_TASK ITEM_
Reproduce, from the line containing "Add 44 days to April 10, 2015." to the last line of the material, every line exactly.

_DATA EXTRACT_
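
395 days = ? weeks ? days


56 weeks 3 days

Weeks: 395 ÷ 7 = 56 remainder 3


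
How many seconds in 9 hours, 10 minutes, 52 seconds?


33052 seconds

Hours: 9 × 3600 = 32400
Minutes: 10 × 60 = 600
Seconds: 52
Total = 32400 + 600 + 52 = 33052


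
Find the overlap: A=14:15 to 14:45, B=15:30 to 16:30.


Meeting A: 855-885 (in minutes from midnight)
Meeting B: 930-990
Overlap start = max(855, 930) = 930
Overlap end = min(885, 990) = 885
Overlap = max(0, 885 - 930) = 0 min

0 minutes


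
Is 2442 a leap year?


Rules: divisible by 4 AND (not by 100 OR by 400)
2442 ÷ 4 = 610 remainder 2 → not divisible by 4
Not divisible by 4 → not a leap year

No


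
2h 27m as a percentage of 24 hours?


0.1021 (10.21%)

Total minutes: 2×60 + 27 = 147
Day = 24×60 = 1440 minutes
Fraction = 147/1440 ≈ 0.1021
As a percentage: 147/1440 × 100 ≈ 10.21%


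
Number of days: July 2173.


Month: July (month 7)
July has 31 days

31 days


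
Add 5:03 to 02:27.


Start: 147 minutes from midnight
Add: 303 minutes
Total: 450 minutes
Hours: 450 ÷ 60 = 7 remainder 30

07:30


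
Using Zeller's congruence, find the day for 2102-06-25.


Sunday

Zeller's congruence:
q=25, m=6, k=2, j=21
h = (25 + ⌊13×7/5⌋ + 2 + ⌊2/4⌋ + ⌊21/4⌋ - 2×21) mod 7
= (25 + 18 + 2 + 0 + 5 - 42) mod 7
= 8 mod 7 = 1
h=1 → Sunday


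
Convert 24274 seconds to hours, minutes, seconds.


6h 44m 34s

Hours: 24274 ÷ 3600 = 6 remainder 2674
Minutes: 2674 ÷ 60 = 44 remainder 34
Seconds: 34


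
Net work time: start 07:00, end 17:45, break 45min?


10h 0m (600 minutes)

Total time = (17×60+45) - (7×60+0)
= 1065 - 420 = 645 min
Minus break: 645 - 45 = 600 min
= 10h 0m


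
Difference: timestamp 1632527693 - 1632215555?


312138 seconds (86.7 hours / 3.61 days)

Difference = 1632527693 - 1632215555 = 312138 seconds
In hours: 312138 / 3600 ≈ 86.7
In days: 312138 / 86400 ≈ 3.61


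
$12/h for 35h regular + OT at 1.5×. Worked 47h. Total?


Regular: 35h × $12 = $420.00
Overtime: 47 - 35 = 12h
OT pay: 12h × $12 × 1.5 = $216.00
Total = $420.00 + $216.00 = $636.00

$636.00


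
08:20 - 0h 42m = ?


Start: 500 minutes from midnight
Subtract: 42 minutes
Remaining: 500 - 42 = 458
Hours: 7, Minutes: 38

07:38


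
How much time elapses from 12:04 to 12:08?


0h 4m

End time in minutes: 12×60 + 8 = 728
Start time in minutes: 12×60 + 4 = 724
Difference = 728 - 724 = 4 minutes
= 0 hours 4 minutes


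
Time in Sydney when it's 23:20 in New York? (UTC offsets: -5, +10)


14:20 (next day)

Time difference = UTC+10 - UTC-5 = +15 hours
New hour = (23 + 15) mod 24
= 38 mod 24 = 14
Minutes unchanged → 14:20; 38 ≥ 24 → next day


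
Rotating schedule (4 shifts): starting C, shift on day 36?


Shift B

Shifts: A, B, C, D
Start: C (index 2)
Day 36: (2 + 36 - 1) mod 4
= 37 mod 4
= 1
Index 1 → shift B


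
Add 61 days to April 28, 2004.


June 28, 2004

Start: April 28, 2004
Add 61 days
April 28 → May 1: 30 - 28 + 1 = 3 days (61 - 3 = 58 left)
May 1 → June 1: 31 - 1 + 1 = 31 days (58 - 31 = 27 left)
June 1 + 27 = June 28, 2004


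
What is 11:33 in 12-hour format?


11:33 AM

Hour: 11
11 < 12 → AM


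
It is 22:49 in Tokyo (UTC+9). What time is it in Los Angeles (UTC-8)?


Time difference = UTC-8 - UTC+9 = -17 hours
New hour = (22 -17) mod 24
= 5 mod 24 = 5
Minutes unchanged → 05:49

05:49


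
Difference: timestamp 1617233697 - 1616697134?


Difference = 1617233697 - 1616697134 = 536563 seconds
In hours: 536563 / 3600 ≈ 149.0
In days: 536563 / 86400 ≈ 6.21

536563 seconds (149.0 hours / 6.21 days)


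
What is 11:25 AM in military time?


11:25

Input: 11:25 AM
AM hour stays: 11


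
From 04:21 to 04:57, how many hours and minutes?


End time in minutes: 4×60 + 57 = 297
Start time in minutes: 4×60 + 21 = 261
Difference = 297 - 261 = 36 minutes
= 0 hours 36 minutes

0h 36m


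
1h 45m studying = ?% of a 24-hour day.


Time: 105 minutes
Day: 1440 minutes
Percentage = (105/1440) × 100 ≈ 7.3%

7.3%


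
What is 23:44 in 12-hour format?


Hour: 23
23 - 12 = 11 → PM

11:44 PM


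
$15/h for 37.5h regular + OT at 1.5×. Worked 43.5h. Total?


$697.50

Regular: 37.5h × $15 = $562.50
Overtime: 43.5 - 37.5 = 6.0h
OT pay: 6.0h × $15 × 1.5 = $135.00
Total = $562.50 + $135.00 = $697.50


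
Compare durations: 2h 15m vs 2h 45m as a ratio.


Duration 1: 135 minutes
Duration 2: 165 minutes
Ratio = 135:165
GCD = 15
Simplified = 9:11
As a decimal: 9/11 ≈ 0.82

9:11 (0.82)


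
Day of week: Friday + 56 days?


Start: Friday (index 4)
(4 + 56) mod 7
= 60 mod 7
= 4
Index 4 → Friday

Friday


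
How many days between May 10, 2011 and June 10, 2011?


From May 10, 2011 to June 10, 2011
Rest of May 2011: 31 - 10 = 21
Days into June 2011: 10
Total = 21 + 10 = 31 days

31 days


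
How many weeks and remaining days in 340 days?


48 weeks 4 days

Weeks: 340 ÷ 7 = 48 remainder 4


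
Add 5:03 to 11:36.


Start: 696 minutes from midnight
Add: 303 minutes
Total: 999 minutes
Hours: 999 ÷ 60 = 16 remainder 39

16:39


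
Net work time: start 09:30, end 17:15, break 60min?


6h 45m (405 minutes)

Total time = (17×60+15) - (9×60+30)
= 1035 - 570 = 465 min
Minus break: 465 - 60 = 405 min
= 6h 45m


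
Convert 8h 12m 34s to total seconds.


Hours: 8 × 3600 = 28800
Minutes: 12 × 60 = 720
Seconds: 34
Total = 28800 + 720 + 34 = 29554

29554 seconds


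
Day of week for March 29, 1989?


Wednesday

Zeller's congruence:
q=29, m=3, k=89, j=19
h = (29 + ⌊13×4/5⌋ + 89 + ⌊89/4⌋ + ⌊19/4⌋ - 2×19) mod 7
= (29 + 10 + 89 + 22 + 4 - 38) mod 7
= 116 mod 7 = 4
h=4 → Wednesday


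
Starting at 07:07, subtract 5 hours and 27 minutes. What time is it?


Start: 427 minutes from midnight
Subtract: 327 minutes
Remaining: 427 - 327 = 100
Hours: 1, Minutes: 40

01:40


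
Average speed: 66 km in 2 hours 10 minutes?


30.5 km/h

Distance: 66 km
Time: 2h 10m = 130 min = 130/60 = 13/6 hours
Speed = 66 ÷ (13/6) = 66 × 6 / 13 = 396/13 ≈ 30.5 km/h


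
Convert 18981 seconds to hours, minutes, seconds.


5h 16m 21s

Hours: 18981 ÷ 3600 = 5 remainder 981
Minutes: 981 ÷ 60 = 16 remainder 21
Seconds: 21


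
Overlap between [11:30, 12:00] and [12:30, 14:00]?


0 minutes

Meeting A: 690-720 (in minutes from midnight)
Meeting B: 750-840
Overlap start = max(690, 750) = 750
Overlap end = min(720, 840) = 720
Overlap = max(0, 720 - 750) = 0 min


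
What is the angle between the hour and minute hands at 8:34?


Hour hand = 8×30 + 34×0.5 = 257.0°
Minute hand = 34×6 = 204°
Difference = |257.0 - 204| = 53.0°

53.0°


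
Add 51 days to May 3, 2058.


Start: May 3, 2058
Add 51 days
May 3 → June 1: 31 - 3 + 1 = 29 days (51 - 29 = 22 left)
June 1 + 22 = June 23, 2058

June 23, 2058


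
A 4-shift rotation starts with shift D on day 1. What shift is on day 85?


Shifts: A, B, C, D
Start: D (index 3)
Day 85: (3 + 85 - 1) mod 4
= 87 mod 4
= 3
Index 3 → shift D

Shift D


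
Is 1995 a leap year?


No

Rules: divisible by 4 AND (not by 100 OR by 400)
1995 ÷ 4 = 498 remainder 3 → not divisible by 4
Not divisible by 4 → not a leap year


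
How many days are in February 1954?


28 days

Month: February (month 2)
February: 28 or 29 (leap year)
1954 leap year? No


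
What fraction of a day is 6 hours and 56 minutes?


Total minutes: 6×60 + 56 = 416
Day = 24×60 = 1440 minutes
Fraction = 416/1440 ≈ 0.2889
As a percentage: 416/1440 × 100 ≈ 28.89%

0.2889 (28.89%)


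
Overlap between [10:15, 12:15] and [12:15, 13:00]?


Meeting A: 615-735 (in minutes from midnight)
Meeting B: 735-780
Overlap start = max(615, 735) = 735
Overlap end = min(735, 780) = 735
Overlap = max(0, 735 - 735) = 0 min

0 minutes


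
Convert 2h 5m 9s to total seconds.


Hours: 2 × 3600 = 7200
Minutes: 5 × 60 = 300
Seconds: 9
Total = 7200 + 300 + 9 = 7509

7509 seconds


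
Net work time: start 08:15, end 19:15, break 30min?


10h 30m (630 minutes)

Total time = (19×60+15) - (8×60+15)
= 1155 - 495 = 660 min
Minus break: 660 - 30 = 630 min
= 10h 30m


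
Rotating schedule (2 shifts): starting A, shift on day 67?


Shifts: A, B
Start: A (index 0)
Day 67: (0 + 67 - 1) mod 2
= 66 mod 2
= 0
Index 0 → shift A

Shift A


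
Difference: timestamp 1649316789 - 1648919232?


Difference = 1649316789 - 1648919232 = 397557 seconds
In hours: 397557 / 3600 ≈ 110.4
In days: 397557 / 86400 ≈ 4.60

397557 seconds (110.4 hours / 4.60 days)


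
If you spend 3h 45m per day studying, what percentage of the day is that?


Time: 225 minutes
Day: 1440 minutes
Percentage = (225/1440) × 100 ≈ 15.6%

15.6%


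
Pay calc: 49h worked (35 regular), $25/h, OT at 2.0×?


$1575.00

Regular: 35h × $25 = $875.00
Overtime: 49 - 35 = 14h
OT pay: 14h × $25 × 2.0 = $700.00
Total = $875.00 + $700.00 = $1575.00


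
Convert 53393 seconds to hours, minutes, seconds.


14h 49m 53s

Hours: 53393 ÷ 3600 = 14 remainder 2993
Minutes: 2993 ÷ 60 = 49 remainder 53
Seconds: 53


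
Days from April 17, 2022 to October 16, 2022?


From April 17, 2022 to October 16, 2022
Rest of April 2022: 30 - 17 = 13
Full months: May 31, June 30, July 31, August 31, September 30
Days into October 2022: 16
Total = 13 + 31 + 30 + 31 + 31 + 30 + 16 = 182 days

182 days


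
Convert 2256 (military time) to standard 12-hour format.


10:56 PM

Hour: 22
22 - 12 = 10 → PM


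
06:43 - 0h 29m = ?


Start: 403 minutes from midnight
Subtract: 29 minutes
Remaining: 403 - 29 = 374
Hours: 6, Minutes: 14

06:14


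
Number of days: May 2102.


31 days

Month: May (month 5)
May has 31 days


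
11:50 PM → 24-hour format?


23:50

Input: 11:50 PM
PM: 11 + 12 = 23


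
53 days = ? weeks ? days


Weeks: 53 ÷ 7 = 7 remainder 4

7 weeks 4 days


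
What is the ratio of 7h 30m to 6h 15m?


Duration 1: 450 minutes
Duration 2: 375 minutes
Ratio = 450:375
GCD = 75
Simplified = 6:5
As a decimal: 6/5 = 1.20

6:5 (1.20)


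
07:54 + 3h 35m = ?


Start: 474 minutes from midnight
Add: 215 minutes
Total: 689 minutes
Hours: 689 ÷ 60 = 11 remainder 29

11:29


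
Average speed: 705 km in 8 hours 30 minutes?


Distance: 705 km
Time: 8h 30m = 510 min = 510/60 = 17/2 hours
Speed = 705 ÷ (17/2) = 705 × 2 / 17 = 1410/17 ≈ 82.9 km/h

82.9 km/h


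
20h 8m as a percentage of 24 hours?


0.8389 (83.89%)

Total minutes: 20×60 + 8 = 1208
Day = 24×60 = 1440 minutes
Fraction = 1208/1440 ≈ 0.8389
As a percentage: 1208/1440 × 100 ≈ 83.89%


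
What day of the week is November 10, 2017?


Friday

Zeller's congruence:
q=10, m=11, k=17, j=20
h = (10 + ⌊13×12/5⌋ + 17 + ⌊17/4⌋ + ⌊20/4⌋ - 2×20) mod 7
= (10 + 31 + 17 + 4 + 5 - 40) mod 7
= 27 mod 7 = 6
h=6 → Friday


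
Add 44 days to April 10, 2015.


May 24, 2015

Start: April 10, 2015
Add 44 days
April 10 → May 1: 30 - 10 + 1 = 21 days (44 - 21 = 23 left)
May 1 + 23 = May 24, 2015


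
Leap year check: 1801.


Rules: divisible by 4 AND (not by 100 OR by 400)
1801 ÷ 4 = 450 remainder 1 → not divisible by 4
Not divisible by 4 → not a leap year

No


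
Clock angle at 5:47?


108.5°

Hour hand = 5×30 + 47×0.5 = 173.5°
Minute hand = 47×6 = 282°
Difference = |173.5 - 282| = 108.5°


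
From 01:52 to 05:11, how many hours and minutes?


3h 19m

End time in minutes: 5×60 + 11 = 311
Start time in minutes: 1×60 + 52 = 112
Difference = 311 - 112 = 199 minutes
= 3 hours 19 minutes


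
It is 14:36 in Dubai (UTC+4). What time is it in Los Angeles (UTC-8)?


02:36

Time difference = UTC-8 - UTC+4 = -12 hours
New hour = (14 -12) mod 24
= 2 mod 24 = 2
Minutes unchanged → 02:36


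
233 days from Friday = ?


Sunday

Start: Friday (index 4)
(4 + 233) mod 7
= 237 mod 7
= 6
Index 6 → Sunday


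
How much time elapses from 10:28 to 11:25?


End time in minutes: 11×60 + 25 = 685
Start time in minutes: 10×60 + 28 = 628
Difference = 685 - 628 = 57 minutes
= 0 hours 57 minutes

0h 57m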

_RESULT OF THIS TASK_
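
Add 44 days to April 10, 2015.


May 24, 2015

Start: April 10, 2015
Add 44 days
April 10 → May 1: 30 - 10 + 1 = 21 days (44 - 21 = 23 left)
May 1 + 23 = May 24, 2015


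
Leap year check: 1801.


Rules: divisible by 4 AND (not by 100 OR by 400)
1801 ÷ 4 = 450 remainder 1 → not divisible by 4
Not divisible by 4 → not a leap year

No


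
Clock angle at 5:47?


108.5°

Hour hand = 5×30 + 47×0.5 = 173.5°
Minute hand = 47×6 = 282°
Difference = |173.5 - 282| = 108.5°


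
From 01:52 to 05:11, how many hours and minutes?


3h 19m

End time in minutes: 5×60 + 11 = 311
Start time in minutes: 1×60 + 52 = 112
Difference = 311 - 112 = 199 minutes
= 3 hours 19 minutes


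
It is 14:36 in Dubai (UTC+4). What time is it in Los Angeles (UTC-8)?


02:36

Time difference = UTC-8 - UTC+4 = -12 hours
New hour = (14 -12) mod 24
= 2 mod 24 = 2
Minutes unchanged → 02:36


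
233 days from Friday = ?


Sunday

Start: Friday (index 4)
(4 + 233) mod 7
= 237 mod 7
= 6
Index 6 → Sunday


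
How much time elapses from 10:28 to 11:25?


End time in minutes: 11×60 + 25 = 685
Start time in minutes: 10×60 + 28 = 628
Difference = 685 - 628 = 57 minutes
= 0 hours 57 minutes

0h 57m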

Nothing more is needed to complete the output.